→ **How to complete this task**
Reproduce, without any change, the span of lines from the opening of the records below to the line containing "- U: Tue 17:00–Fri 14:00", inclusive.

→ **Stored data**
::::::::

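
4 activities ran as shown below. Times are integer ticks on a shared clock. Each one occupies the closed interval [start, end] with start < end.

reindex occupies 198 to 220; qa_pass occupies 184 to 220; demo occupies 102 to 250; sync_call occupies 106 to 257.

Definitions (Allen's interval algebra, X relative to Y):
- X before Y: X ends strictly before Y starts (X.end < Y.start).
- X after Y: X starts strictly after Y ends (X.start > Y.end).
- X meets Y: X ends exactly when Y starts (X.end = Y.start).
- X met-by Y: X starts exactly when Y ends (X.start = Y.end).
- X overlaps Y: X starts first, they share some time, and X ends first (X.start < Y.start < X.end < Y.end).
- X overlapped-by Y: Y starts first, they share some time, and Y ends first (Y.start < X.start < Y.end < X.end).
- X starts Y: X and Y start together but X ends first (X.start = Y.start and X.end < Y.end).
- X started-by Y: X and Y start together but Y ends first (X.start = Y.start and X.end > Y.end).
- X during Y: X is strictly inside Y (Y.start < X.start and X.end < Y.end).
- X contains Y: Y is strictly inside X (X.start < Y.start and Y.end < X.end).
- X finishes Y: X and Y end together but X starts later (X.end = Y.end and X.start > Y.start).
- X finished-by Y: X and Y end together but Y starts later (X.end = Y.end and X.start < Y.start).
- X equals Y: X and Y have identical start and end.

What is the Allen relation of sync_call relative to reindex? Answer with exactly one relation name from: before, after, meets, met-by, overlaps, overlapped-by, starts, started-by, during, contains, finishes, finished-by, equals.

contains

sync_call = [106, 257]; reindex = [198, 220].
Compare endpoints: sync_call.start < reindex.start, sync_call.start < reindex.end, sync_call.end > reindex.start, sync_call.end > reindex.end.
That pattern is 'contains'.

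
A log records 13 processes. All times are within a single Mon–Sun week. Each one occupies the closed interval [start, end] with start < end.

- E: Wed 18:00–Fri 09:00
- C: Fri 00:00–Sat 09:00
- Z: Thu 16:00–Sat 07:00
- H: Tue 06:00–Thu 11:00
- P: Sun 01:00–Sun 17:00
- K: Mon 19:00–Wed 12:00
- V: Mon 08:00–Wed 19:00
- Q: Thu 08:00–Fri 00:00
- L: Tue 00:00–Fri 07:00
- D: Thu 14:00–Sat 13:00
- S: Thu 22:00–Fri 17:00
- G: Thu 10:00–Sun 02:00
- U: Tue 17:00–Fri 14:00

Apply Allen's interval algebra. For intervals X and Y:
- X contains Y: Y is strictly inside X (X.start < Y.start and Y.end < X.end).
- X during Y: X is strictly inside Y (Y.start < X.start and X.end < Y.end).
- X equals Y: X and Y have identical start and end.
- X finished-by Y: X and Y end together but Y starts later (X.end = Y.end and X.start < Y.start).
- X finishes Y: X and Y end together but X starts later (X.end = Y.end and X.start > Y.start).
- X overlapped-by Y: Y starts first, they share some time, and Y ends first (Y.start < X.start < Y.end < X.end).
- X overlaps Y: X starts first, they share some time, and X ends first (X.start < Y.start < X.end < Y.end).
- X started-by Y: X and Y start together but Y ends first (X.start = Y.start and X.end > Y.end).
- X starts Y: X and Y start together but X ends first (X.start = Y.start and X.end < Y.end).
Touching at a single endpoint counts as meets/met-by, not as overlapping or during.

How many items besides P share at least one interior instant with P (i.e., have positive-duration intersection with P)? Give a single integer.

Target P = [Sun 01:00, Sun 17:00].
C [Fri 00:00, Sat 09:00] → before → no.
D [Thu 14:00, Sat 13:00] → before → no.
E [Wed 18:00, Fri 09:00] → before → no.
G [Thu 10:00, Sun 02:00] → overlaps → counts.
H [Tue 06:00, Thu 11:00] → before → no.
K [Mon 19:00, Wed 12:00] → before → no.
L [Tue 00:00, Fri 07:00] → before → no.
Q [Thu 08:00, Fri 00:00] → before → no.
S [Thu 22:00, Fri 17:00] → before → no.
U [Tue 17:00, Fri 14:00] → before → no.
V [Mon 08:00, Wed 19:00] → before → no.
Z [Thu 16:00, Sat 07:00] → before → no.
Total: 1.

1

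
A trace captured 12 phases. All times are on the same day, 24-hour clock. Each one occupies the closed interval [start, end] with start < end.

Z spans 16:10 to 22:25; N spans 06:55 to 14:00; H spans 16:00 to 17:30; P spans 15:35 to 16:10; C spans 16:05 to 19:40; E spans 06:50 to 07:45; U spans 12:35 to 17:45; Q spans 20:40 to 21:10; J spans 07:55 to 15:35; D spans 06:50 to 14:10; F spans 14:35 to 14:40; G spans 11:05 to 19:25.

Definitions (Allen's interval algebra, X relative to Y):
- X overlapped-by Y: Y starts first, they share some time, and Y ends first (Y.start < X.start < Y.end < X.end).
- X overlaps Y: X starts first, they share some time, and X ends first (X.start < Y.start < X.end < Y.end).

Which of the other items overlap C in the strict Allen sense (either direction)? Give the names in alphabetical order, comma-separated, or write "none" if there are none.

Target C = [16:05, 19:40].
D [06:50, 14:10] → before → no.
E [06:50, 07:45] → before → no.
F [14:35, 14:40] → before → no.
G [11:05, 19:25] → overlaps → yes.
H [16:00, 17:30] → overlaps → yes.
J [07:55, 15:35] → before → no.
N [06:55, 14:00] → before → no.
P [15:35, 16:10] → overlaps → yes.
Q [20:40, 21:10] → after → no.
U [12:35, 17:45] → overlaps → yes.
Z [16:10, 22:25] → overlapped-by → yes.
Result: G, H, P, U, Z.

G, H, P, U, Z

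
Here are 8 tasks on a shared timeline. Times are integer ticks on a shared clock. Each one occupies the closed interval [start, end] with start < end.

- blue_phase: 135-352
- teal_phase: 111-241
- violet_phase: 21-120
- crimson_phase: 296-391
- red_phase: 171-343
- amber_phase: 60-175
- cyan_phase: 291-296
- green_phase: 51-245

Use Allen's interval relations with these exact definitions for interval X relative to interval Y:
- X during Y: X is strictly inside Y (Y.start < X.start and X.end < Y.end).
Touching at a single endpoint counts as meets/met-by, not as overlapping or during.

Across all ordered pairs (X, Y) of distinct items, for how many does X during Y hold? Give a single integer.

5

Checking all 56 ordered pairs for relation 'during'; matching pairs in alphabetical order:
(amber_phase, green_phase): amber_phase during green_phase ✓
(cyan_phase, blue_phase): cyan_phase during blue_phase ✓
(cyan_phase, red_phase): cyan_phase during red_phase ✓
(red_phase, blue_phase): red_phase during blue_phase ✓
(teal_phase, green_phase): teal_phase during green_phase ✓
Count: 5.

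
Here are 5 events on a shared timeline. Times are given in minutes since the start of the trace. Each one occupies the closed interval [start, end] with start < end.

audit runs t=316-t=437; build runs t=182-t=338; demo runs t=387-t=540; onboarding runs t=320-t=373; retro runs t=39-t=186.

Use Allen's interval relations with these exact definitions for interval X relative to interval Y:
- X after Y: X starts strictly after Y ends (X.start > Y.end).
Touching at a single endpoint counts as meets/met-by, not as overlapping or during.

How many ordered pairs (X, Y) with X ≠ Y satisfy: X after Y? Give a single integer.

5

Checking all 20 ordered pairs for relation 'after'; matching pairs in alphabetical order:
(audit, retro): audit after retro ✓
(demo, build): demo after build ✓
(demo, onboarding): demo after onboarding ✓
(demo, retro): demo after retro ✓
(onboarding, retro): onboarding after retro ✓
Count: 5.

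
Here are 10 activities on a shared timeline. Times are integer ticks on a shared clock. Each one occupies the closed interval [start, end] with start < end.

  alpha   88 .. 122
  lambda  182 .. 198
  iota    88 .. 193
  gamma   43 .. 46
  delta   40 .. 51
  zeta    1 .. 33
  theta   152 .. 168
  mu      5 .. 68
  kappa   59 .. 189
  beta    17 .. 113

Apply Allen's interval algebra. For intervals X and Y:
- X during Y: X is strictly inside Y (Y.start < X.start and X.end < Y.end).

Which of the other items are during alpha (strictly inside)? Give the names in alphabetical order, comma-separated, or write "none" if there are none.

none

Target alpha = [88, 122].
beta [17, 113] → overlaps → no.
delta [40, 51] → before → no.
gamma [43, 46] → before → no.
iota [88, 193] → started-by → no.
kappa [59, 189] → contains → no.
lambda [182, 198] → after → no.
mu [5, 68] → before → no.
theta [152, 168] → after → no.
zeta [1, 33] → before → no.
Result: none.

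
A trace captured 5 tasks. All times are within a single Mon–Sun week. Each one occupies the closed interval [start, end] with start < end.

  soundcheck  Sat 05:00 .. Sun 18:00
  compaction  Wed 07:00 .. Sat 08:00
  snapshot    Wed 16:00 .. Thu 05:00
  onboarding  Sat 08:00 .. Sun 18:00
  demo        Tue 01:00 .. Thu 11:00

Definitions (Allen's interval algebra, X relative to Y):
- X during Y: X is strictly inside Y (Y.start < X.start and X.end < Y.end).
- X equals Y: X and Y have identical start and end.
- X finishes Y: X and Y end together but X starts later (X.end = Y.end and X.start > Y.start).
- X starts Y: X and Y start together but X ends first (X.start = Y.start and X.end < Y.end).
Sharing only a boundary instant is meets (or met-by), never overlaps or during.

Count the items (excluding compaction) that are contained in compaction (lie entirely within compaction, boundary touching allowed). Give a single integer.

1

Target compaction = [Wed 07:00, Sat 08:00].
demo [Tue 01:00, Thu 11:00] → overlaps → no.
onboarding [Sat 08:00, Sun 18:00] → met-by → no.
snapshot [Wed 16:00, Thu 05:00] → during → counts.
soundcheck [Sat 05:00, Sun 18:00] → overlapped-by → no.
Total: 1.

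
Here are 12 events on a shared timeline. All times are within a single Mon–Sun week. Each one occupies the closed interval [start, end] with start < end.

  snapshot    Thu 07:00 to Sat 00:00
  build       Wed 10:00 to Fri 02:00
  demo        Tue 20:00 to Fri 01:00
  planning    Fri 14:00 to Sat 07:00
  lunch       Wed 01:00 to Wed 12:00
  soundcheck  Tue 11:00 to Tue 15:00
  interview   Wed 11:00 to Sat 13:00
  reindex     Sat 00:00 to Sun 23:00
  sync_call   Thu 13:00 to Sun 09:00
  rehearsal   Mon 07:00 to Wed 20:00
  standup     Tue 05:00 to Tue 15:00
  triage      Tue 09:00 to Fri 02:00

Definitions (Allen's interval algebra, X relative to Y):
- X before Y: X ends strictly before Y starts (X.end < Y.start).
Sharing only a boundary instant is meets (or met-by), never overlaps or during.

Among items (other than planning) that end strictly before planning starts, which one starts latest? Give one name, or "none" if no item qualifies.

Target planning = [Fri 14:00, Sat 07:00].
build [Wed 10:00, Fri 02:00] → before → candidate.
demo [Tue 20:00, Fri 01:00] → before → candidate.
interview [Wed 11:00, Sat 13:00] → contains → excluded.
lunch [Wed 01:00, Wed 12:00] → before → candidate.
rehearsal [Mon 07:00, Wed 20:00] → before → candidate.
reindex [Sat 00:00, Sun 23:00] → overlapped-by → excluded.
snapshot [Thu 07:00, Sat 00:00] → overlaps → excluded.
soundcheck [Tue 11:00, Tue 15:00] → before → candidate.
standup [Tue 05:00, Tue 15:00] → before → candidate.
sync_call [Thu 13:00, Sun 09:00] → contains → excluded.
triage [Tue 09:00, Fri 02:00] → before → candidate.
Among candidates, latest start is Wed 10:00 → build.

build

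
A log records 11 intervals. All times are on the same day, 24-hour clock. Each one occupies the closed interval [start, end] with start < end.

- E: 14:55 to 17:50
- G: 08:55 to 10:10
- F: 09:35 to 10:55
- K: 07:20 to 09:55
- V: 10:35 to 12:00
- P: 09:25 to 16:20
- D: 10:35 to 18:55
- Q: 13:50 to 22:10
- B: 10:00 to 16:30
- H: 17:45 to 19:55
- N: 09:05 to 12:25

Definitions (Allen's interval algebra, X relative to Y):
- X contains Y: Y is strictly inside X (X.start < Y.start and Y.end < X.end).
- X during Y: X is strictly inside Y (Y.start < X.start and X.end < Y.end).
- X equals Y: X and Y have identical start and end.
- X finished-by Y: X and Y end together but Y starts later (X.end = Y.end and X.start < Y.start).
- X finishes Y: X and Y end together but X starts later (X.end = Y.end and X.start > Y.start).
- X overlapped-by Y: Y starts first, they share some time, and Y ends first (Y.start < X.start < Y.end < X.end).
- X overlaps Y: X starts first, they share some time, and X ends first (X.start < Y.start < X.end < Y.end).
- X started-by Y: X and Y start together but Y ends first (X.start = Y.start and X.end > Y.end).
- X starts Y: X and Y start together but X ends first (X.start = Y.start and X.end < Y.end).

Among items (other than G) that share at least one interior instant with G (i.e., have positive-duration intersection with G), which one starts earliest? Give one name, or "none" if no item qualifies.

K

Target G = [08:55, 10:10].
B [10:00, 16:30] → overlapped-by → candidate.
D [10:35, 18:55] → after → excluded.
E [14:55, 17:50] → after → excluded.
F [09:35, 10:55] → overlapped-by → candidate.
H [17:45, 19:55] → after → excluded.
K [07:20, 09:55] → overlaps → candidate.
N [09:05, 12:25] → overlapped-by → candidate.
P [09:25, 16:20] → overlapped-by → candidate.
Q [13:50, 22:10] → after → excluded.
V [10:35, 12:00] → after → excluded.
Among candidates, earliest start is 07:20 → K.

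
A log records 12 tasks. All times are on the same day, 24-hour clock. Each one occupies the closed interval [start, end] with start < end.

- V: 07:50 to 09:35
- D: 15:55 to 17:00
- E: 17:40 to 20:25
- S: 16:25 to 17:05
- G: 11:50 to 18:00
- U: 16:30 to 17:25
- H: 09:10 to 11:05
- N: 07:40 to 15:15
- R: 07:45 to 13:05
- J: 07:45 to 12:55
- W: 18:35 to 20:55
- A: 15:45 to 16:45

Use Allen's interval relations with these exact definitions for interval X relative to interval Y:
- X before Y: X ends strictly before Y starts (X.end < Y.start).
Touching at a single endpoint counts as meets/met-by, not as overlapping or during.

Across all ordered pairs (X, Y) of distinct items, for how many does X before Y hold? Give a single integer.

Checking all 132 ordered pairs for relation 'before'; matching pairs in alphabetical order:
(A, E): A before E ✓
(A, W): A before W ✓
(D, E): D before E ✓
(D, W): D before W ✓
(G, W): G before W ✓
(H, A): H before A ✓
(H, D): H before D ✓
(H, E): H before E ✓
(H, G): H before G ✓
(H, S): H before S ✓
(H, U): H before U ✓
(H, W): H before W ✓
(J, A): J before A ✓
(J, D): J before D ✓
(J, E): J before E ✓
(J, S): J before S ✓
(J, U): J before U ✓
(J, W): J before W ✓
(N, A): N before A ✓
(N, D): N before D ✓
(N, E): N before E ✓
(N, S): N before S ✓
(N, U): N before U ✓
(N, W): N before W ✓
... plus 17 further pairs not listed.
Count: 41.

41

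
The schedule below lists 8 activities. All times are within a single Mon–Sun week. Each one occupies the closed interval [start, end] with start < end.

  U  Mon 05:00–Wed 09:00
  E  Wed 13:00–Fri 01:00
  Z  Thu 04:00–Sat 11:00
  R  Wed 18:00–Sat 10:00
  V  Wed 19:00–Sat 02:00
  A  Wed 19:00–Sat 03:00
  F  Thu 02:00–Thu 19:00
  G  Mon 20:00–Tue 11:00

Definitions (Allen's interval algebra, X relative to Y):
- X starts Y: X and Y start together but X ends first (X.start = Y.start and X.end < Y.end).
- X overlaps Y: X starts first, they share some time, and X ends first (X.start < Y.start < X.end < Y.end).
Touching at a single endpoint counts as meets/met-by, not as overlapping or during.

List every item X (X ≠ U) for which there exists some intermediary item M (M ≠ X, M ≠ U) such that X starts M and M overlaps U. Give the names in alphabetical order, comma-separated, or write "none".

Target U = [Mon 05:00, Wed 09:00].
Intermediaries M with M overlaps U: none.
Union: none.

none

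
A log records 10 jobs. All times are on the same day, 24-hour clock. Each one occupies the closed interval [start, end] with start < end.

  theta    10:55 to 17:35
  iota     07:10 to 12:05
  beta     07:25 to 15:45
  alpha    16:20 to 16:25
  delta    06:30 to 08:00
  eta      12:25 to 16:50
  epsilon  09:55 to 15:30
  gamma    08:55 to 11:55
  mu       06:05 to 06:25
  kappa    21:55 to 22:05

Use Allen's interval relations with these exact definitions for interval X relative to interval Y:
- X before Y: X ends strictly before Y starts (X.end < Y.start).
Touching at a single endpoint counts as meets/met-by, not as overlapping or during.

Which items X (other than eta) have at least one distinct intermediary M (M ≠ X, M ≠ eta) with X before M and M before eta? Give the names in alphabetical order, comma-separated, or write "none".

delta, mu

Target eta = [12:25, 16:50].
Intermediaries M with M before eta: delta, gamma, iota, mu.
Via delta — items with X before delta: mu.
Via gamma — items with X before gamma: delta, mu.
Via iota — items with X before iota: mu.
Via mu — items with X before mu: none.
Union: delta, mu.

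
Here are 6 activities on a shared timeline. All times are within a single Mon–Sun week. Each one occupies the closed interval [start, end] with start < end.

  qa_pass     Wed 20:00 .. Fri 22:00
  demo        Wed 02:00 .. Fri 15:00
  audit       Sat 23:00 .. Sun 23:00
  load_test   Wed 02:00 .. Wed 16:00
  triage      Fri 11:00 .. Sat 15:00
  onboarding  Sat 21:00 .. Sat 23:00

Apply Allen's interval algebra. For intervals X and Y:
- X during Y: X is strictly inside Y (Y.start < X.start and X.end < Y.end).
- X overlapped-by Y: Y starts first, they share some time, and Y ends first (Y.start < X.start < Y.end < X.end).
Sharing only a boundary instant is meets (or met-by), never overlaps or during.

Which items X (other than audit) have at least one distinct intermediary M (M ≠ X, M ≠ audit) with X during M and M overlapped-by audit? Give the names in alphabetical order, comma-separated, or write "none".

none

Target audit = [Sat 23:00, Sun 23:00].
Intermediaries M with M overlapped-by audit: none.
Union: none.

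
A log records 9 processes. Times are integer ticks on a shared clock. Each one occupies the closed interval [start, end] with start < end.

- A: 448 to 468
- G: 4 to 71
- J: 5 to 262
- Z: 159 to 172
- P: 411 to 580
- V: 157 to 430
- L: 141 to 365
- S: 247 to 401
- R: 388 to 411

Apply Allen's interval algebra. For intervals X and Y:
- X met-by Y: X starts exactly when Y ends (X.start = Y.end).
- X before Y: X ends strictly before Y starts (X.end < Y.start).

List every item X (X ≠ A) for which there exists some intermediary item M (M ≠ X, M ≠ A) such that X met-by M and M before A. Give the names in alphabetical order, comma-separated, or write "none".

P

Target A = [448, 468].
Intermediaries M with M before A: G, J, L, R, S, V, Z.
Via G — items with X met-by G: none.
Via J — items with X met-by J: none.
Via L — items with X met-by L: none.
Via R — items with X met-by R: P.
Via S — items with X met-by S: none.
Via V — items with X met-by V: none.
Via Z — items with X met-by Z: none.
Union: P.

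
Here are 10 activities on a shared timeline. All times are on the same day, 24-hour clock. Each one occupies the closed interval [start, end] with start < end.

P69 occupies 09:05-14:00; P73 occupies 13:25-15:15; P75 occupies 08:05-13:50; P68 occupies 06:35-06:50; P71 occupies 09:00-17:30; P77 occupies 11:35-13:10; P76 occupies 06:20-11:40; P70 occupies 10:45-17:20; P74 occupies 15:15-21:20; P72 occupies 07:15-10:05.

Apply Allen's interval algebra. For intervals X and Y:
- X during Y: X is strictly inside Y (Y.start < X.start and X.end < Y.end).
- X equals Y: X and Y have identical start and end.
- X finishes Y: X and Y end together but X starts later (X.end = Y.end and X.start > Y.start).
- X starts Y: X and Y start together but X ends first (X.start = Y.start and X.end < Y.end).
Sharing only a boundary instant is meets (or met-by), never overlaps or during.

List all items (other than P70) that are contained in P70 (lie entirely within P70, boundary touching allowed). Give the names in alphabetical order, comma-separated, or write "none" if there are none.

P73, P77

Target P70 = [10:45, 17:20].
P68 [06:35, 06:50] → before → no.
P69 [09:05, 14:00] → overlaps → no.
P71 [09:00, 17:30] → contains → no.
P72 [07:15, 10:05] → before → no.
P73 [13:25, 15:15] → during → yes.
P74 [15:15, 21:20] → overlapped-by → no.
P75 [08:05, 13:50] → overlaps → no.
P76 [06:20, 11:40] → overlaps → no.
P77 [11:35, 13:10] → during → yes.
Result: P73, P77.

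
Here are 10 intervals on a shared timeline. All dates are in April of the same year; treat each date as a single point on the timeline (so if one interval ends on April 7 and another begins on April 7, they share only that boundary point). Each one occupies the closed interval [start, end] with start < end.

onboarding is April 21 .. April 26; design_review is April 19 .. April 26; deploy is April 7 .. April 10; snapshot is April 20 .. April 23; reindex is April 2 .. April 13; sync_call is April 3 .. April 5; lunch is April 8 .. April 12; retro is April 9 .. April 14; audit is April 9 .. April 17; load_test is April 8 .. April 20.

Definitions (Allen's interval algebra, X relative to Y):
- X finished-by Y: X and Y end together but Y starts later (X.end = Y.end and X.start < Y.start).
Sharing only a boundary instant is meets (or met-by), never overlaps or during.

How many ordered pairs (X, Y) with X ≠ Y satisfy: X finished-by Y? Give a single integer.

Checking all 90 ordered pairs for relation 'finished-by'; matching pairs in alphabetical order:
(design_review, onboarding): design_review finished-by onboarding ✓
Count: 1.

1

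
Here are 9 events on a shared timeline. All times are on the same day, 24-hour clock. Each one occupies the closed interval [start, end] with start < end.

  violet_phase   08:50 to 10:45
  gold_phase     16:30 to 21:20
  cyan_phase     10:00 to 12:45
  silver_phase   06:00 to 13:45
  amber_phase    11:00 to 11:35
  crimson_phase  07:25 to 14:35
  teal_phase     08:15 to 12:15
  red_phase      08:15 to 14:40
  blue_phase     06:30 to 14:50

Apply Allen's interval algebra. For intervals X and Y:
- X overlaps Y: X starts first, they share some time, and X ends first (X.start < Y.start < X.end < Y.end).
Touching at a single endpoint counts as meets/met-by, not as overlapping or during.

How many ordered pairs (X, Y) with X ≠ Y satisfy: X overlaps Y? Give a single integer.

Checking all 72 ordered pairs for relation 'overlaps'; matching pairs in alphabetical order:
(crimson_phase, red_phase): crimson_phase overlaps red_phase ✓
(silver_phase, blue_phase): silver_phase overlaps blue_phase ✓
(silver_phase, crimson_phase): silver_phase overlaps crimson_phase ✓
(silver_phase, red_phase): silver_phase overlaps red_phase ✓
(teal_phase, cyan_phase): teal_phase overlaps cyan_phase ✓
(violet_phase, cyan_phase): violet_phase overlaps cyan_phase ✓
Count: 6.

6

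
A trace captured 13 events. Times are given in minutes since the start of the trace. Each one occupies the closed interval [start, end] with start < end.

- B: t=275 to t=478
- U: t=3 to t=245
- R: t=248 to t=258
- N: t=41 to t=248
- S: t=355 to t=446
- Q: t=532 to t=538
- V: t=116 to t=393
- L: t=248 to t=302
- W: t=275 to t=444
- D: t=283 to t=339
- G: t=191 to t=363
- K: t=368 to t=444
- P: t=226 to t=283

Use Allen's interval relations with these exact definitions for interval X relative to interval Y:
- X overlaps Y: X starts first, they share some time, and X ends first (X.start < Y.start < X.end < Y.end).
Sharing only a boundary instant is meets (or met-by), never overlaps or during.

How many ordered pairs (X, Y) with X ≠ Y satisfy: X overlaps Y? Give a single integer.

Checking all 156 ordered pairs for relation 'overlaps'; matching pairs in alphabetical order:
(G, B): G overlaps B ✓
(G, S): G overlaps S ✓
(G, W): G overlaps W ✓
(L, B): L overlaps B ✓
(L, D): L overlaps D ✓
(L, W): L overlaps W ✓
(N, G): N overlaps G ✓
(N, P): N overlaps P ✓
(N, V): N overlaps V ✓
(P, B): P overlaps B ✓
(P, L): P overlaps L ✓
(P, W): P overlaps W ✓
(U, G): U overlaps G ✓
(U, N): U overlaps N ✓
(U, P): U overlaps P ✓
(U, V): U overlaps V ✓
(V, B): V overlaps B ✓
(V, K): V overlaps K ✓
(V, S): V overlaps S ✓
(V, W): V overlaps W ✓
(W, S): W overlaps S ✓
Count: 21.

21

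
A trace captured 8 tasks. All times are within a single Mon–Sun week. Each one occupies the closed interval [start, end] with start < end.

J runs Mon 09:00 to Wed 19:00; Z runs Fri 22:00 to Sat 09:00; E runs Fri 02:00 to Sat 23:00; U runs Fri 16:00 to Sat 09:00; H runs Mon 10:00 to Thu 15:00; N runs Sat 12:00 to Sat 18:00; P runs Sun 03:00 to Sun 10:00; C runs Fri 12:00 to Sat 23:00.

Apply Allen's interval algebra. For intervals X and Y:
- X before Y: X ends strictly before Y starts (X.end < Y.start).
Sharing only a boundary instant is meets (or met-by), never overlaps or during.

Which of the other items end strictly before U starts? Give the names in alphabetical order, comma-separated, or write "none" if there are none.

Target U = [Fri 16:00, Sat 09:00].
C [Fri 12:00, Sat 23:00] → contains → no.
E [Fri 02:00, Sat 23:00] → contains → no.
H [Mon 10:00, Thu 15:00] → before → yes.
J [Mon 09:00, Wed 19:00] → before → yes.
N [Sat 12:00, Sat 18:00] → after → no.
P [Sun 03:00, Sun 10:00] → after → no.
Z [Fri 22:00, Sat 09:00] → finishes → no.
Result: H, J.

H, J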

::::::::

→ **Solution below**
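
4 activities ran as shown below. Times are integer ticks on a shared clock. Each one occupies the closed interval [start, end] with start < end.

reindex occupies 198 to 220; qa_pass occupies 184 to 220; demo occupies 102 to 250; sync_call occupies 106 to 257.

Definitions (Allen's interval algebra, X relative to Y):
- X before Y: X ends strictly before Y starts (X.end < Y.start).
- X after Y: X starts strictly after Y ends (X.start > Y.end).
- X meets Y: X ends exactly when Y starts (X.end = Y.start).
- X met-by Y: X starts exactly when Y ends (X.start = Y.end).
- X overlaps Y: X starts first, they share some time, and X ends first (X.start < Y.start < X.end < Y.end).
- X overlapped-by Y: Y starts first, they share some time, and Y ends first (Y.start < X.start < Y.end < X.end).
- X starts Y: X and Y start together but X ends first (X.start = Y.start and X.end < Y.end).
- X started-by Y: X and Y start together but Y ends first (X.start = Y.start and X.end > Y.end).
- X during Y: X is strictly inside Y (Y.start < X.start and X.end < Y.end).
- X contains Y: Y is strictly inside X (X.start < Y.start and Y.end < X.end).
- X finishes Y: X and Y end together but X starts later (X.end = Y.end and X.start > Y.start).
- X finished-by Y: X and Y end together but Y starts later (X.end = Y.end and X.start < Y.start).
- X equals Y: X and Y have identical start and end.

What is the Allen relation of sync_call relative to reindex? Answer with exactly one relation name from: before, after, meets, met-by, overlaps, overlapped-by, starts, started-by, during, contains, finishes, finished-by, equals.

contains

sync_call = [106, 257]; reindex = [198, 220].
Compare endpoints: sync_call.start < reindex.start, sync_call.start < reindex.end, sync_call.end > reindex.start, sync_call.end > reindex.end.
That pattern is 'contains'.

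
A log records 13 processes. All times are within a single Mon–Sun week. Each one occupies the closed interval [start, end] with start < end.

- E: Wed 18:00–Fri 09:00
- C: Fri 00:00–Sat 09:00
- Z: Thu 16:00–Sat 07:00
- H: Tue 06:00–Thu 11:00
- P: Sun 01:00–Sun 17:00
- K: Mon 19:00–Wed 12:00
- V: Mon 08:00–Wed 19:00
- Q: Thu 08:00–Fri 00:00
- L: Tue 00:00–Fri 07:00
- D: Thu 14:00–Sat 13:00
- S: Thu 22:00–Fri 17:00
- G: Thu 10:00–Sun 02:00
- U: Tue 17:00–Fri 14:00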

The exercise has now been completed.